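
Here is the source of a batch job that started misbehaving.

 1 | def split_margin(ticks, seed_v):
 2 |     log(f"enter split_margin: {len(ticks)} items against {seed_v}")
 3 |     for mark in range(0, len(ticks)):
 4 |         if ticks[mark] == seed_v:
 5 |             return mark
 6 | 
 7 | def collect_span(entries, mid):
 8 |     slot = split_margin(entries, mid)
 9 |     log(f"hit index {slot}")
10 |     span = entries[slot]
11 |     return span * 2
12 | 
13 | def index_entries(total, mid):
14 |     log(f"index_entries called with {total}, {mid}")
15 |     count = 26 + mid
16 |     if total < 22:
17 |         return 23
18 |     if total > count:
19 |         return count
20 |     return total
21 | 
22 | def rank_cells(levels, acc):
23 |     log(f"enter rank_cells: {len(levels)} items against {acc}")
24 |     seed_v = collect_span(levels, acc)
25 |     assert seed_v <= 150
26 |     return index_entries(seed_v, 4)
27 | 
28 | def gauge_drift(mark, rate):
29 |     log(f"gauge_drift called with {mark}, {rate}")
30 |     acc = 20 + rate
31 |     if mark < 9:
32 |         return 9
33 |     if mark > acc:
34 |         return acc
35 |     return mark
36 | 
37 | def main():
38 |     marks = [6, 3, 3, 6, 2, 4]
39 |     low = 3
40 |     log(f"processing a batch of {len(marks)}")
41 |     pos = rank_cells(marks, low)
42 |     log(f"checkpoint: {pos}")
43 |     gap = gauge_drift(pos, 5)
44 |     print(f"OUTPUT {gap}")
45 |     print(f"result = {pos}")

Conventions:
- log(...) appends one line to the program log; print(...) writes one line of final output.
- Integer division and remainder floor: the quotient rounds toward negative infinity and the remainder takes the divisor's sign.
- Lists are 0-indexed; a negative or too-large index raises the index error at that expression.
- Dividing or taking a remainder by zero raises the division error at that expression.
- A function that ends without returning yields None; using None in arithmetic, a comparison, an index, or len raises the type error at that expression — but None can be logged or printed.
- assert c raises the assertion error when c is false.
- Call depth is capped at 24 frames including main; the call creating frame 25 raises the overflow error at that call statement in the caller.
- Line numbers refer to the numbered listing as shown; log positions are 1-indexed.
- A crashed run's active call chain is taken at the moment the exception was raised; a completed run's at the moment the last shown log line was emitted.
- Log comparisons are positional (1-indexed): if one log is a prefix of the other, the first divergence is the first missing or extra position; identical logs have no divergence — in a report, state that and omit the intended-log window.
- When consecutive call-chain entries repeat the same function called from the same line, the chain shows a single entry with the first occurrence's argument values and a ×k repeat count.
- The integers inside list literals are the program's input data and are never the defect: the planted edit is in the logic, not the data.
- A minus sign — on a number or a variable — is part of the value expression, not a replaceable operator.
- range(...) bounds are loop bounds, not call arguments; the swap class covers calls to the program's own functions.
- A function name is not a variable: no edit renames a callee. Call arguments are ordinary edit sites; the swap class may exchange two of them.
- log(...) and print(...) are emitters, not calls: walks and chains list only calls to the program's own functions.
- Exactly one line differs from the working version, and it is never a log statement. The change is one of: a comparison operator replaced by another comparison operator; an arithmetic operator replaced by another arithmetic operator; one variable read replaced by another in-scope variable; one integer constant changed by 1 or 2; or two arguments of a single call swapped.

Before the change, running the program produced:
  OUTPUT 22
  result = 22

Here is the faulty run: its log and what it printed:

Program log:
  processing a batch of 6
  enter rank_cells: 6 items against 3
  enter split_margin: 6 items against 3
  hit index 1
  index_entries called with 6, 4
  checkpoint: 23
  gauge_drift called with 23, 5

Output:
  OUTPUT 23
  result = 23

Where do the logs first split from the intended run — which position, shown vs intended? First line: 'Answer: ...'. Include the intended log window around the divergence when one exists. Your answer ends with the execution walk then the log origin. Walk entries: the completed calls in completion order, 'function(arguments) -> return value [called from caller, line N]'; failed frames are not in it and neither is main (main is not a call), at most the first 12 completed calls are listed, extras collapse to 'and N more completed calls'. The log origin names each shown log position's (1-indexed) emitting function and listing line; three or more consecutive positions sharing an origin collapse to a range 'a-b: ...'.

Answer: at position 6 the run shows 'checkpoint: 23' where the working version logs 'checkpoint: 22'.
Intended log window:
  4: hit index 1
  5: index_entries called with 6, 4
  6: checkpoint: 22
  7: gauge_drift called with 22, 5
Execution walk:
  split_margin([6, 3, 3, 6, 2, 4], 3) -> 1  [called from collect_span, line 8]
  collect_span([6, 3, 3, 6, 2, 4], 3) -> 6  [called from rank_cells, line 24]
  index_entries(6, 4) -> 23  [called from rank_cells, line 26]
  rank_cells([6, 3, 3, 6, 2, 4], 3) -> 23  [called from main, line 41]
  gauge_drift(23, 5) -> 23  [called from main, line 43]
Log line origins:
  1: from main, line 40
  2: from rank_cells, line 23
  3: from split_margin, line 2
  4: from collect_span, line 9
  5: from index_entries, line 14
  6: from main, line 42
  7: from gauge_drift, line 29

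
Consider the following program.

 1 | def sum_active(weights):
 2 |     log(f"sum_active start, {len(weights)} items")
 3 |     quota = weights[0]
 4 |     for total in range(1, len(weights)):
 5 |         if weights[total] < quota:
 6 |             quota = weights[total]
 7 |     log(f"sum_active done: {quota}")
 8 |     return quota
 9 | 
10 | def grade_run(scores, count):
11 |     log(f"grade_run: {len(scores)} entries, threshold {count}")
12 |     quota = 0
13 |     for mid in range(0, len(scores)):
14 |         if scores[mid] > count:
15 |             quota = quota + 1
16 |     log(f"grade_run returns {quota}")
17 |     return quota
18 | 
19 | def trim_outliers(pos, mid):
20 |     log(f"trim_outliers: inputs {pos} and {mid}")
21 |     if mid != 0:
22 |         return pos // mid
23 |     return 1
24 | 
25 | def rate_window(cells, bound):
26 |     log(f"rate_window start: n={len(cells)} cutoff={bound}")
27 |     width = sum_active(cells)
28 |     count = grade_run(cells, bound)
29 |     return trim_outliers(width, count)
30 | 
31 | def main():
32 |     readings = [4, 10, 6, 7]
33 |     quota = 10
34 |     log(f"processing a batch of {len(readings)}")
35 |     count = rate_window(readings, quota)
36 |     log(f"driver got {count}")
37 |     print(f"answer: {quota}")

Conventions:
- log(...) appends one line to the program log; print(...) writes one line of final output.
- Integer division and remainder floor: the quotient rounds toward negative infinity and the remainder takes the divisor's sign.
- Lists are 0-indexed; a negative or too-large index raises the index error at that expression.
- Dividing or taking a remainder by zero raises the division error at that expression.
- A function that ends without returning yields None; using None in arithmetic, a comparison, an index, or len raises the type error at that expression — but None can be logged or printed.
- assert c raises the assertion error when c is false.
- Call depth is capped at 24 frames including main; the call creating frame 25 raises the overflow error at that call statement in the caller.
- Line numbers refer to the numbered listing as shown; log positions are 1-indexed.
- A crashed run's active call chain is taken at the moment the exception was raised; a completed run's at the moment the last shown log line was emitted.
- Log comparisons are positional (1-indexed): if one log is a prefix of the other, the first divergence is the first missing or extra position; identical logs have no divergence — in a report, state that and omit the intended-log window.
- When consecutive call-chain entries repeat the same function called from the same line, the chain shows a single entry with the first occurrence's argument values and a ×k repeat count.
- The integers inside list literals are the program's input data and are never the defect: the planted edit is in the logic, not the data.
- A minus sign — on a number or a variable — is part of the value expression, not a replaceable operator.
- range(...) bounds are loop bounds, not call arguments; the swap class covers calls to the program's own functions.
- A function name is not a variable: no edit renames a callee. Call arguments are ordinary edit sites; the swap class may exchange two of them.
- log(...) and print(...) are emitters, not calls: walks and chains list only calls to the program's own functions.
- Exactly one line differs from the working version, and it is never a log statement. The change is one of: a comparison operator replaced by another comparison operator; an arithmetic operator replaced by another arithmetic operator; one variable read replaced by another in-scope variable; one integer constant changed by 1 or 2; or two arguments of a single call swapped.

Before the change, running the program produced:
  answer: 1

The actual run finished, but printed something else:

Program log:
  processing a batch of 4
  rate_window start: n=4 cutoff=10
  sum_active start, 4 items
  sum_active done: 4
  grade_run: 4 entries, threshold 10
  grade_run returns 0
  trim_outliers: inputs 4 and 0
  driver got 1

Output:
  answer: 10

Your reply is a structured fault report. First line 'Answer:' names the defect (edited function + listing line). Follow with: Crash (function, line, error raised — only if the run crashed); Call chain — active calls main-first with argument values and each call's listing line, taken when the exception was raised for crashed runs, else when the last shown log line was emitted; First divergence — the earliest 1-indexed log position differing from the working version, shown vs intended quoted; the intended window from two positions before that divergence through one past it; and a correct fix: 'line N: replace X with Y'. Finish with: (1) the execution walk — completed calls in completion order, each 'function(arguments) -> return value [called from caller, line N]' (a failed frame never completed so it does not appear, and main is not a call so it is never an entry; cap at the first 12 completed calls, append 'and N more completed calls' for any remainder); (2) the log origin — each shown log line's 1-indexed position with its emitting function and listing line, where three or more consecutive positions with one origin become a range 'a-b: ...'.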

Activity:
Up to and including the line that holds "count = 26 + mid", reproduce the records above exactly from their first line, and give nothing else.

Your solution:
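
Here is the source of a batch job that started misbehaving.

 1 | def split_margin(ticks, seed_v):
 2 |     log(f"enter split_margin: {len(ticks)} items against {seed_v}")
 3 |     for mark in range(0, len(ticks)):
 4 |         if ticks[mark] == seed_v:
 5 |             return mark
 6 | 
 7 | def collect_span(entries, mid):
 8 |     slot = split_margin(entries, mid)
 9 |     log(f"hit index {slot}")
10 |     span = entries[slot]
11 |     return span * 2
12 | 
13 | def index_entries(total, mid):
14 |     log(f"index_entries called with {total}, {mid}")
15 |     count = 26 + mid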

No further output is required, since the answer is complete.